Instructions to follow —
Produce a character-for-character copy of the data below.

Data entries:
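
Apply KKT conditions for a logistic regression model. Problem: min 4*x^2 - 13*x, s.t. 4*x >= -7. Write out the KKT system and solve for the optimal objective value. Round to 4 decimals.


Step 1: Try lambda = 0 (constraint inactive).
Stationarity: 2*4*x - 13 = 0
x* = 13/(2*4) = 1.625
Check constraint: 4*1.625 = 6.5 >= -7 -- satisfied.
Step 2: Compute optimal value.
f(x*) = 4*1.625^2 - 13*1.625 = -10.5625


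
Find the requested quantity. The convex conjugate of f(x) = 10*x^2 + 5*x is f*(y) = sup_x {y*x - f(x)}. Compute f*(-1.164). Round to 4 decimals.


f*(y) = sup_x {y*x - a*x^2 - b*x} = sup_x {(y-b)*x - a*x^2}
FOC: (y - b) - 2a*x = 0 => x* = (y - b)/(2a)
x* = (-1.164 - 5)/(2*10) = -0.3082
f*(-1.164) = (y-b)^2/(4a) = (-1.164 - 5)^2/(4*10)
= 37.9949/40 = 0.9499


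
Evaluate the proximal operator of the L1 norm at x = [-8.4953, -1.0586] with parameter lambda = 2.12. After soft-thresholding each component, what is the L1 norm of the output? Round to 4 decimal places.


Soft-thresholding with lambda = 2.12:
prox(-8.4953) = sign(-8.4953)*max(|-8.4953| - 2.12, 0) = -6.3753
prox(-1.0586) = sign(-1.0586)*max(|-1.0586| - 2.12, 0) = 0.0
prox(x) = [-6.3753, 0.0]
||prox(x)||_1 = 6.3753 + 0.0 = 6.3753


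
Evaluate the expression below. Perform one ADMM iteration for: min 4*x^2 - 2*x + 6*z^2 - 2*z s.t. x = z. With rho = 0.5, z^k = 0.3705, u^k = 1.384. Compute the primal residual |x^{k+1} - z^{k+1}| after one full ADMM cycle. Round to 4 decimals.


ADMM iteration with rho = 0.5, z^k = 0.3705, u^k = 1.384
Step 1: x-update.
Minimize 4*x^2 - 2*x + (0.5/2)*(x - 0.3705 + 1.384)^2
FOC: (2*4 + 0.5)*x = 2 + 0.5*(0.3705 - 1.384)
x^{k+1} = 0.1757
Step 2: z-update.
Minimize 6*z^2 - 2*z + (0.5/2)*(0.1757 - z + 1.384)^2
FOC: (2*6 + 0.5)*z = 2 + 0.5*(0.1757 + 1.384)
z^{k+1} = 0.2224
Step 3: u-update.
u^{k+1} = 1.384 + 0.1757 - 0.2224 = 1.3373
Step 4: Primal residual = |0.1757 - 0.2224| = 0.0467


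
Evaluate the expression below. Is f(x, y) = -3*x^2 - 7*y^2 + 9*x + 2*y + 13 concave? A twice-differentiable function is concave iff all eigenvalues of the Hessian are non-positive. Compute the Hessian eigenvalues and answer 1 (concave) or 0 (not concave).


The Hessian of f(x,y) = -3*x^2 - 7*y^2 + 9*x + 2*y + 13 is:
H = [[-6, 0], [0, -14]]
Trace = -6 - 14 = -20
Determinant = -6*-14 - (0)^2 = 84
Discriminant = (-20)^2 - 4*84 = 64.0
Eigenvalues: lambda_1 = -14.0, lambda_2 = -6.0
The function is concave.

1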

Solution —
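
Apply KKT conditions for a logistic regression model. Problem: min 4*x^2 - 13*x, s.t. 4*x >= -7. Write out the KKT system and solve for the optimal objective value. Round to 4 decimals.


Step 1: Try lambda = 0 (constraint inactive).
Stationarity: 2*4*x - 13 = 0
x* = 13/(2*4) = 1.625
Check constraint: 4*1.625 = 6.5 >= -7 -- satisfied.
Step 2: Compute optimal value.
f(x*) = 4*1.625^2 - 13*1.625 = -10.5625


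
Find the requested quantity. The convex conjugate of f(x) = 10*x^2 + 5*x is f*(y) = sup_x {y*x - f(x)}. Compute f*(-1.164). Round to 4 decimals.


f*(y) = sup_x {y*x - a*x^2 - b*x} = sup_x {(y-b)*x - a*x^2}
FOC: (y - b) - 2a*x = 0 => x* = (y - b)/(2a)
x* = (-1.164 - 5)/(2*10) = -0.3082
f*(-1.164) = (y-b)^2/(4a) = (-1.164 - 5)^2/(4*10)
= 37.9949/40 = 0.9499


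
Evaluate the proximal operator of the L1 norm at x = [-8.4953, -1.0586] with parameter lambda = 2.12. After soft-thresholding each component, what is the L1 norm of the output? Round to 4 decimal places.


Soft-thresholding with lambda = 2.12:
prox(-8.4953) = sign(-8.4953)*max(|-8.4953| - 2.12, 0) = -6.3753
prox(-1.0586) = sign(-1.0586)*max(|-1.0586| - 2.12, 0) = 0.0
prox(x) = [-6.3753, 0.0]
||prox(x)||_1 = 6.3753 + 0.0 = 6.3753


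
Evaluate the expression below. Perform one ADMM iteration for: min 4*x^2 - 2*x + 6*z^2 - 2*z s.t. x = z. With rho = 0.5, z^k = 0.3705, u^k = 1.384. Compute the primal residual |x^{k+1} - z^{k+1}| after one full ADMM cycle. Round to 4 decimals.


ADMM iteration with rho = 0.5, z^k = 0.3705, u^k = 1.384
Step 1: x-update.
Minimize 4*x^2 - 2*x + (0.5/2)*(x - 0.3705 + 1.384)^2
FOC: (2*4 + 0.5)*x = 2 + 0.5*(0.3705 - 1.384)
x^{k+1} = 0.1757
Step 2: z-update.
Minimize 6*z^2 - 2*z + (0.5/2)*(0.1757 - z + 1.384)^2
FOC: (2*6 + 0.5)*z = 2 + 0.5*(0.1757 + 1.384)
z^{k+1} = 0.2224
Step 3: u-update.
u^{k+1} = 1.384 + 0.1757 - 0.2224 = 1.3373
Step 4: Primal residual = |0.1757 - 0.2224| = 0.0467


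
Evaluate the expression below. Is f(x, y) = -3*x^2 - 7*y^2 + 9*x + 2*y + 13 concave? A twice-differentiable function is concave iff all eigenvalues of the Hessian are non-positive. Compute the Hessian eigenvalues and answer 1 (concave) or 0 (not concave).


The Hessian of f(x,y) = -3*x^2 - 7*y^2 + 9*x + 2*y + 13 is:
H = [[-6, 0], [0, -14]]
Trace = -6 - 14 = -20
Determinant = -6*-14 - (0)^2 = 84
Discriminant = (-20)^2 - 4*84 = 64.0
Eigenvalues: lambda_1 = -14.0, lambda_2 = -6.0
The function is concave.

1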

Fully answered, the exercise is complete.